Assignment
Please write out the data below once more, exactly as it stands.

(Stored data entries)
───
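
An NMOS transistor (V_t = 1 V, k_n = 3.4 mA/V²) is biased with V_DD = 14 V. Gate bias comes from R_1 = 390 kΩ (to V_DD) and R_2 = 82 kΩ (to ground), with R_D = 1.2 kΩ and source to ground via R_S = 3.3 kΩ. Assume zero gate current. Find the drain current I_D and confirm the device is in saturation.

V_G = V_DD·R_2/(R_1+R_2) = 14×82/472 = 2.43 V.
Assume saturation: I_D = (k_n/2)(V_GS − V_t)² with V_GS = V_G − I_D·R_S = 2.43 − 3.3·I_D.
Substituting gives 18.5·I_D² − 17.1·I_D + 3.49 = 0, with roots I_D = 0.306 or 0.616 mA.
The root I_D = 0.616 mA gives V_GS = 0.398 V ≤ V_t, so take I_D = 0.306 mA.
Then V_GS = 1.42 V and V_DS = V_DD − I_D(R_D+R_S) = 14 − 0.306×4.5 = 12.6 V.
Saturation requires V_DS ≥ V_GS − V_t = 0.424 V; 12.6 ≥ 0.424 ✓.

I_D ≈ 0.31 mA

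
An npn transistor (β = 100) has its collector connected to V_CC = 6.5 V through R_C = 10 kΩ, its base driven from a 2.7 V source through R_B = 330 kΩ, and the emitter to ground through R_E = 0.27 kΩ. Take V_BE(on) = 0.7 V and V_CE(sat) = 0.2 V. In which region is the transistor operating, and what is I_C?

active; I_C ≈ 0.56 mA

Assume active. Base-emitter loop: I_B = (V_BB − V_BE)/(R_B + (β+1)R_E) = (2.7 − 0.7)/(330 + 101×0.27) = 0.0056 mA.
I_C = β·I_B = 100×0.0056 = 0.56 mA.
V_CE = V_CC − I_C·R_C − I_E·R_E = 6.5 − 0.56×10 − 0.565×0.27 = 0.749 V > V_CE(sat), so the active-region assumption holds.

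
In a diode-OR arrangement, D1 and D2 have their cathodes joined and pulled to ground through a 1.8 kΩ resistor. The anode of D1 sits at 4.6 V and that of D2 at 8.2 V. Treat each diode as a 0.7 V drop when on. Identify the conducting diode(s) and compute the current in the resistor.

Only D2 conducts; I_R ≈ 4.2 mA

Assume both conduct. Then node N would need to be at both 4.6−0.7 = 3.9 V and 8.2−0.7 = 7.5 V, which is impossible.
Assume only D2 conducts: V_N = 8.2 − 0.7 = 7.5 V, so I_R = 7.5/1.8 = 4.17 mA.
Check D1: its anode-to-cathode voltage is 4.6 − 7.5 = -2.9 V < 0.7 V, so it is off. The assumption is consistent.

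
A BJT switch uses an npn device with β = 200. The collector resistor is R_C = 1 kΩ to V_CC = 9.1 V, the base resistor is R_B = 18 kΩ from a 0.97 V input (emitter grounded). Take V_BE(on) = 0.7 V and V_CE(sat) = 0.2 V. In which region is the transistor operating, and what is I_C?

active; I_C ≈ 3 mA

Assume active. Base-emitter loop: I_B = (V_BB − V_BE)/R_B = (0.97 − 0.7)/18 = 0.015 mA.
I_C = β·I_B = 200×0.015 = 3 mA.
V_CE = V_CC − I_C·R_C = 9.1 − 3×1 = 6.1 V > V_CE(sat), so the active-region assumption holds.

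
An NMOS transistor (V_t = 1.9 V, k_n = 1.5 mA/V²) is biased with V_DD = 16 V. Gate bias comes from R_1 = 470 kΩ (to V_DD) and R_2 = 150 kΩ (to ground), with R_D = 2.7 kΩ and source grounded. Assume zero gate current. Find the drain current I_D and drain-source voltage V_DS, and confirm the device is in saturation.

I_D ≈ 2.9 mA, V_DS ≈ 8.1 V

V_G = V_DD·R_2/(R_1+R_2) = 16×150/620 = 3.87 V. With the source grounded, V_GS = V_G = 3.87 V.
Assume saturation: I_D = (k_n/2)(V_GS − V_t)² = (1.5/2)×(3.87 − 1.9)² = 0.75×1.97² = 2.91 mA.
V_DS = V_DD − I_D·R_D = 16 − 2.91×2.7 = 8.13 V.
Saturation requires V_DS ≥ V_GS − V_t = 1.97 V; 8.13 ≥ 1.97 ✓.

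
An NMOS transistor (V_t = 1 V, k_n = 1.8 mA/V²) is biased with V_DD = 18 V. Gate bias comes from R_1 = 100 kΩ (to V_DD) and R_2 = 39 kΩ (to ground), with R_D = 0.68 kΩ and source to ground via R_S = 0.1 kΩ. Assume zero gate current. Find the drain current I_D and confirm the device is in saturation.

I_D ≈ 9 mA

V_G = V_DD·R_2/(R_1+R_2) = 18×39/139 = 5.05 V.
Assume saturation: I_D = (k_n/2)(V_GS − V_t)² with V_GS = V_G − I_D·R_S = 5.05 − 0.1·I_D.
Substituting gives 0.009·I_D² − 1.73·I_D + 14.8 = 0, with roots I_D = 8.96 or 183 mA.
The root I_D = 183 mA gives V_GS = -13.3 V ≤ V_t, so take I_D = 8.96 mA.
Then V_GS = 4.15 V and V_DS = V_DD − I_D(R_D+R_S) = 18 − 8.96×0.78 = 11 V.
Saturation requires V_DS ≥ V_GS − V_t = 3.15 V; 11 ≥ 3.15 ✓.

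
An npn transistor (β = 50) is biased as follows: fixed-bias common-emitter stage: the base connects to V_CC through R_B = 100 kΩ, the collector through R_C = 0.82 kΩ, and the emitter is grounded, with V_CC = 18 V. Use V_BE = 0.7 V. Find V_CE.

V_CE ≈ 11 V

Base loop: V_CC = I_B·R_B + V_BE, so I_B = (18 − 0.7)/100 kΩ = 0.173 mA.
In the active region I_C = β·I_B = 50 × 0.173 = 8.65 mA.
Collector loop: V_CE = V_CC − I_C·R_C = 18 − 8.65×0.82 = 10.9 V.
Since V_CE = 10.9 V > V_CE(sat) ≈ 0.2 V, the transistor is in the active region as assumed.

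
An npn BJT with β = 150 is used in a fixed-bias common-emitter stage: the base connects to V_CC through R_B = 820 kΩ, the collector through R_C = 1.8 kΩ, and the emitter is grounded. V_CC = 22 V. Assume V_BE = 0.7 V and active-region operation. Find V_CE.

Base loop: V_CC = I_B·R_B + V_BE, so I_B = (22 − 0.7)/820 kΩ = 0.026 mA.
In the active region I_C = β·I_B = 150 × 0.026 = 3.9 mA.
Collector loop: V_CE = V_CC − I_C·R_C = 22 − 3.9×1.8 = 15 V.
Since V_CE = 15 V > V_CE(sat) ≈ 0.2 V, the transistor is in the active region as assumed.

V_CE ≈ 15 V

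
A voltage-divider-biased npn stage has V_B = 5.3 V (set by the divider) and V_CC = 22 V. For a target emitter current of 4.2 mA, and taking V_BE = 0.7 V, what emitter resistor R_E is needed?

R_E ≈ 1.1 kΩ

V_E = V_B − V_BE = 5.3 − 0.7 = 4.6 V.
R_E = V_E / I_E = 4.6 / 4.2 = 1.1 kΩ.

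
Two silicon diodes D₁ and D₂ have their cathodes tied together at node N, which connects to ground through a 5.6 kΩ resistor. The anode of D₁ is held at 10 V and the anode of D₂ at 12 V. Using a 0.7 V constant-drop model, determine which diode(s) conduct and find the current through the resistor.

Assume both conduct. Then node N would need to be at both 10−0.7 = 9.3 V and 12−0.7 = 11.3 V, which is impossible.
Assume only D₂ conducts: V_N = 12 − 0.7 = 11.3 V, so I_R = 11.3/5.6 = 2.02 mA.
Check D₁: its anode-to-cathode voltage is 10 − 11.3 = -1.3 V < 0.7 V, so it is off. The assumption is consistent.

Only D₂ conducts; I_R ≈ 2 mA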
───
Solution for this exercise
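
An NMOS transistor (V_t = 1 V, k_n = 3.4 mA/V²) is biased with V_DD = 14 V. Gate bias comes from R_1 = 390 kΩ (to V_DD) and R_2 = 82 kΩ (to ground), with R_D = 1.2 kΩ and source to ground via R_S = 3.3 kΩ. Assume zero gate current. Find the drain current I_D and confirm the device is in saturation.

V_G = V_DD·R_2/(R_1+R_2) = 14×82/472 = 2.43 V.
Assume saturation: I_D = (k_n/2)(V_GS − V_t)² with V_GS = V_G − I_D·R_S = 2.43 − 3.3·I_D.
Substituting gives 18.5·I_D² − 17.1·I_D + 3.49 = 0, with roots I_D = 0.306 or 0.616 mA.
The root I_D = 0.616 mA gives V_GS = 0.398 V ≤ V_t, so take I_D = 0.306 mA.
Then V_GS = 1.42 V and V_DS = V_DD − I_D(R_D+R_S) = 14 − 0.306×4.5 = 12.6 V.
Saturation requires V_DS ≥ V_GS − V_t = 0.424 V; 12.6 ≥ 0.424 ✓.

I_D ≈ 0.31 mA

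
An npn transistor (β = 100) has its collector connected to V_CC = 6.5 V through R_C = 10 kΩ, its base driven from a 2.7 V source through R_B = 330 kΩ, and the emitter to ground through R_E = 0.27 kΩ. Take V_BE(on) = 0.7 V and V_CE(sat) = 0.2 V. In which region is the transistor operating, and what is I_C?

active; I_C ≈ 0.56 mA

Assume active. Base-emitter loop: I_B = (V_BB − V_BE)/(R_B + (β+1)R_E) = (2.7 − 0.7)/(330 + 101×0.27) = 0.0056 mA.
I_C = β·I_B = 100×0.0056 = 0.56 mA.
V_CE = V_CC − I_C·R_C − I_E·R_E = 6.5 − 0.56×10 − 0.565×0.27 = 0.749 V > V_CE(sat), so the active-region assumption holds.

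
In a diode-OR arrangement, D1 and D2 have their cathodes joined and pulled to ground through a 1.8 kΩ resistor. The anode of D1 sits at 4.6 V and that of D2 at 8.2 V. Treat each diode as a 0.7 V drop when on. Identify the conducting diode(s) and compute the current in the resistor.

Only D2 conducts; I_R ≈ 4.2 mA

Assume both conduct. Then node N would need to be at both 4.6−0.7 = 3.9 V and 8.2−0.7 = 7.5 V, which is impossible.
Assume only D2 conducts: V_N = 8.2 − 0.7 = 7.5 V, so I_R = 7.5/1.8 = 4.17 mA.
Check D1: its anode-to-cathode voltage is 4.6 − 7.5 = -2.9 V < 0.7 V, so it is off. The assumption is consistent.

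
A BJT switch uses an npn device with β = 200. The collector resistor is R_C = 1 kΩ to V_CC = 9.1 V, the base resistor is R_B = 18 kΩ from a 0.97 V input (emitter grounded). Take V_BE(on) = 0.7 V and V_CE(sat) = 0.2 V. In which region is the transistor operating, and what is I_C?

active; I_C ≈ 3 mA

Assume active. Base-emitter loop: I_B = (V_BB − V_BE)/R_B = (0.97 − 0.7)/18 = 0.015 mA.
I_C = β·I_B = 200×0.015 = 3 mA.
V_CE = V_CC − I_C·R_C = 9.1 − 3×1 = 6.1 V > V_CE(sat), so the active-region assumption holds.

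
An NMOS transistor (V_t = 1.9 V, k_n = 1.5 mA/V²) is biased with V_DD = 16 V. Gate bias comes from R_1 = 470 kΩ (to V_DD) and R_2 = 150 kΩ (to ground), with R_D = 2.7 kΩ and source grounded. Assume zero gate current. Find the drain current I_D and drain-source voltage V_DS, and confirm the device is in saturation.

I_D ≈ 2.9 mA, V_DS ≈ 8.1 V

V_G = V_DD·R_2/(R_1+R_2) = 16×150/620 = 3.87 V. With the source grounded, V_GS = V_G = 3.87 V.
Assume saturation: I_D = (k_n/2)(V_GS − V_t)² = (1.5/2)×(3.87 − 1.9)² = 0.75×1.97² = 2.91 mA.
V_DS = V_DD − I_D·R_D = 16 − 2.91×2.7 = 8.13 V.
Saturation requires V_DS ≥ V_GS − V_t = 1.97 V; 8.13 ≥ 1.97 ✓.

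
An NMOS transistor (V_t = 1 V, k_n = 1.8 mA/V²) is biased with V_DD = 18 V. Gate bias comes from R_1 = 100 kΩ (to V_DD) and R_2 = 39 kΩ (to ground), with R_D = 0.68 kΩ and source to ground via R_S = 0.1 kΩ. Assume zero gate current. Find the drain current I_D and confirm the device is in saturation.

I_D ≈ 9 mA

V_G = V_DD·R_2/(R_1+R_2) = 18×39/139 = 5.05 V.
Assume saturation: I_D = (k_n/2)(V_GS − V_t)² with V_GS = V_G − I_D·R_S = 5.05 − 0.1·I_D.
Substituting gives 0.009·I_D² − 1.73·I_D + 14.8 = 0, with roots I_D = 8.96 or 183 mA.
The root I_D = 183 mA gives V_GS = -13.3 V ≤ V_t, so take I_D = 8.96 mA.
Then V_GS = 4.15 V and V_DS = V_DD − I_D(R_D+R_S) = 18 − 8.96×0.78 = 11 V.
Saturation requires V_DS ≥ V_GS − V_t = 3.15 V; 11 ≥ 3.15 ✓.

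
An npn transistor (β = 50) is biased as follows: fixed-bias common-emitter stage: the base connects to V_CC through R_B = 100 kΩ, the collector through R_C = 0.82 kΩ, and the emitter is grounded, with V_CC = 18 V. Use V_BE = 0.7 V. Find V_CE.

V_CE ≈ 11 V

Base loop: V_CC = I_B·R_B + V_BE, so I_B = (18 − 0.7)/100 kΩ = 0.173 mA.
In the active region I_C = β·I_B = 50 × 0.173 = 8.65 mA.
Collector loop: V_CE = V_CC − I_C·R_C = 18 − 8.65×0.82 = 10.9 V.
Since V_CE = 10.9 V > V_CE(sat) ≈ 0.2 V, the transistor is in the active region as assumed.

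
An npn BJT with β = 150 is used in a fixed-bias common-emitter stage: the base connects to V_CC through R_B = 820 kΩ, the collector through R_C = 1.8 kΩ, and the emitter is grounded. V_CC = 22 V. Assume V_BE = 0.7 V and active-region operation. Find V_CE.

Base loop: V_CC = I_B·R_B + V_BE, so I_B = (22 − 0.7)/820 kΩ = 0.026 mA.
In the active region I_C = β·I_B = 150 × 0.026 = 3.9 mA.
Collector loop: V_CE = V_CC − I_C·R_C = 22 − 3.9×1.8 = 15 V.
Since V_CE = 15 V > V_CE(sat) ≈ 0.2 V, the transistor is in the active region as assumed.

V_CE ≈ 15 V

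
A voltage-divider-biased npn stage has V_B = 5.3 V (set by the divider) and V_CC = 22 V. For a target emitter current of 4.2 mA, and taking V_BE = 0.7 V, what emitter resistor R_E is needed?

R_E ≈ 1.1 kΩ

V_E = V_B − V_BE = 5.3 − 0.7 = 4.6 V.
R_E = V_E / I_E = 4.6 / 4.2 = 1.1 kΩ.

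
Two silicon diodes D₁ and D₂ have their cathodes tied together at node N, which connects to ground through a 5.6 kΩ resistor. The anode of D₁ is held at 10 V and the anode of D₂ at 12 V. Using a 0.7 V constant-drop model, determine which diode(s) conduct and find the current through the resistor.

Assume both conduct. Then node N would need to be at both 10−0.7 = 9.3 V and 12−0.7 = 11.3 V, which is impossible.
Assume only D₂ conducts: V_N = 12 − 0.7 = 11.3 V, so I_R = 11.3/5.6 = 2.02 mA.
Check D₁: its anode-to-cathode voltage is 10 − 11.3 = -1.3 V < 0.7 V, so it is off. The assumption is consistent.

Only D₂ conducts; I_R ≈ 2 mA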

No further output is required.